**EXERCISE PROMPT:** Go through the entries below and copy every line that holds the word "Monitor".
"""
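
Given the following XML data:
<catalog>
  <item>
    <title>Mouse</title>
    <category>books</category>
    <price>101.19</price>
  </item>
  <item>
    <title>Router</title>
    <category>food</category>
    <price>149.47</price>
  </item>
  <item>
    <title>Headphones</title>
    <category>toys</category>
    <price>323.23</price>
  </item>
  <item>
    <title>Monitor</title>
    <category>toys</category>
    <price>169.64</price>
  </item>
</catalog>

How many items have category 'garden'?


Scanning <item> elements for <category>garden</category>:
Count: 0

ANSWER: 0


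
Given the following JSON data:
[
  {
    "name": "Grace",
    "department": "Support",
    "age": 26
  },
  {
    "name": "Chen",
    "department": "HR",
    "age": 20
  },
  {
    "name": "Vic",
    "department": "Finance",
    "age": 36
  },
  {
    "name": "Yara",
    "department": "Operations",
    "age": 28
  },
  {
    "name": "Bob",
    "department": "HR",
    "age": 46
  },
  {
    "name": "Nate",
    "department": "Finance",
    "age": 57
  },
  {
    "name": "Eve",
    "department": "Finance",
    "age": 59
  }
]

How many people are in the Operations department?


Scanning records for department = Operations
  Record 3: Yara
Count: 1

ANSWER: 1


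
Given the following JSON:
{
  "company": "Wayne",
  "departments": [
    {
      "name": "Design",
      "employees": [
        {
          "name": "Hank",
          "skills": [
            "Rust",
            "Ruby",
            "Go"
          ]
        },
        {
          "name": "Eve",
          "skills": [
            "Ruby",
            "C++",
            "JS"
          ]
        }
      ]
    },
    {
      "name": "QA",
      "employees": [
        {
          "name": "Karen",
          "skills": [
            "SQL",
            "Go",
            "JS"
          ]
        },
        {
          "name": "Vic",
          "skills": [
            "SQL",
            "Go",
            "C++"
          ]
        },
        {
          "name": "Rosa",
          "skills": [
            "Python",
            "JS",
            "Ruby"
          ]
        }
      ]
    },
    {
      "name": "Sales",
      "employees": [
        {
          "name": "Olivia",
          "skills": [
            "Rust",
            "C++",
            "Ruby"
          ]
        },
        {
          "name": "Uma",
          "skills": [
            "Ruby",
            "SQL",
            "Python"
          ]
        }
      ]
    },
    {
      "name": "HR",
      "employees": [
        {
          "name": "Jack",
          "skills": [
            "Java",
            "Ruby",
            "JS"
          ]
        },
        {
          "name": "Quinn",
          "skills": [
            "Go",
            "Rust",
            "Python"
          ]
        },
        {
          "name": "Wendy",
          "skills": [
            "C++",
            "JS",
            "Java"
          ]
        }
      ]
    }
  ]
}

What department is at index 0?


Path: departments[0].name
Value: Design

ANSWER: Design


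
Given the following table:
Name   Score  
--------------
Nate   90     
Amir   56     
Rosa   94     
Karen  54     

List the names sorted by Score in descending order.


Sorting by Score (descending):
  Rosa: 94
  Nate: 90
  Amir: 56
  Karen: 54


ANSWER: Rosa, Nate, Amir, Karen


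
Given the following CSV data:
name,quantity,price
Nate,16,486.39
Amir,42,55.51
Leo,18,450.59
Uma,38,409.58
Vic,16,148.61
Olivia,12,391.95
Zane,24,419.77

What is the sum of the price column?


Values in 'price' column:
  Row 1: 486.39
  Row 2: 55.51
  Row 3: 450.59
  Row 4: 409.58
  Row 5: 148.61
  Row 6: 391.95
  Row 7: 419.77
Sum = 486.39 + 55.51 + 450.59 + 409.58 + 148.61 + 391.95 + 419.77 = 2362.4

ANSWER: 2362.4


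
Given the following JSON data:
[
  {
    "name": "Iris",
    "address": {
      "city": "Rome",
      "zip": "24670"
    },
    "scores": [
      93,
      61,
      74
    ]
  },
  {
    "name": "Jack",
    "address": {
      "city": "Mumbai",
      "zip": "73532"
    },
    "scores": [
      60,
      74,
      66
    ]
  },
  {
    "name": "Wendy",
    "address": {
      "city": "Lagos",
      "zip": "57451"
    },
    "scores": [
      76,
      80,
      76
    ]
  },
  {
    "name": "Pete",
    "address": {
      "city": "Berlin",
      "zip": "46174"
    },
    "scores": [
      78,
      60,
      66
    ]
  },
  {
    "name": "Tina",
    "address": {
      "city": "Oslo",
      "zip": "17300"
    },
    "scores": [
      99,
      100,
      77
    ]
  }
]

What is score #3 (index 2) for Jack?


Path: records[1].scores[2]
Value: 66

ANSWER: 66


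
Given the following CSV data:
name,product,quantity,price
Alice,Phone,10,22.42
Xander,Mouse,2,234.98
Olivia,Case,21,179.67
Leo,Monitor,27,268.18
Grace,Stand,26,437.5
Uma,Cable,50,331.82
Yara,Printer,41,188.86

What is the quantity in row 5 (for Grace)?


Row 5: Grace
Column 'quantity' = 26

ANSWER: 26


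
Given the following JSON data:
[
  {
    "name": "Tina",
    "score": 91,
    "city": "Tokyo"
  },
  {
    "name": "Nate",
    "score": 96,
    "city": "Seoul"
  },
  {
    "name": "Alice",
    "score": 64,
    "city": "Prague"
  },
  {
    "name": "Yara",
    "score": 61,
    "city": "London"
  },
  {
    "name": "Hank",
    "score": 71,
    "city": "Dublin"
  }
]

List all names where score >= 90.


Filtering records where score >= 90:
  Tina (score=91) -> YES
  Nate (score=96) -> YES
  Alice (score=64) -> no
  Yara (score=61) -> no
  Hank (score=71) -> no


ANSWER: Tina, Nate


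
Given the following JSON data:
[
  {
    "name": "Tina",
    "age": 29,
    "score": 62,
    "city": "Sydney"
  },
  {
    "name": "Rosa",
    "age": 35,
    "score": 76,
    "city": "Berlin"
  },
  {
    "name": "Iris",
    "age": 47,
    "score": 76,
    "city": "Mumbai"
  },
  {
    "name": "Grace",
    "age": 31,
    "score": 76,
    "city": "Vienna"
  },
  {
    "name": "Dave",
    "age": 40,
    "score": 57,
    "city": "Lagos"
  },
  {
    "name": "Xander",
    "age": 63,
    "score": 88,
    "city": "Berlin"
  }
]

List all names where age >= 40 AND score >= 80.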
"""
**RESULT OF THE TASK:**
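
    <title>Monitor</title>
Leo,Monitor,27,268.18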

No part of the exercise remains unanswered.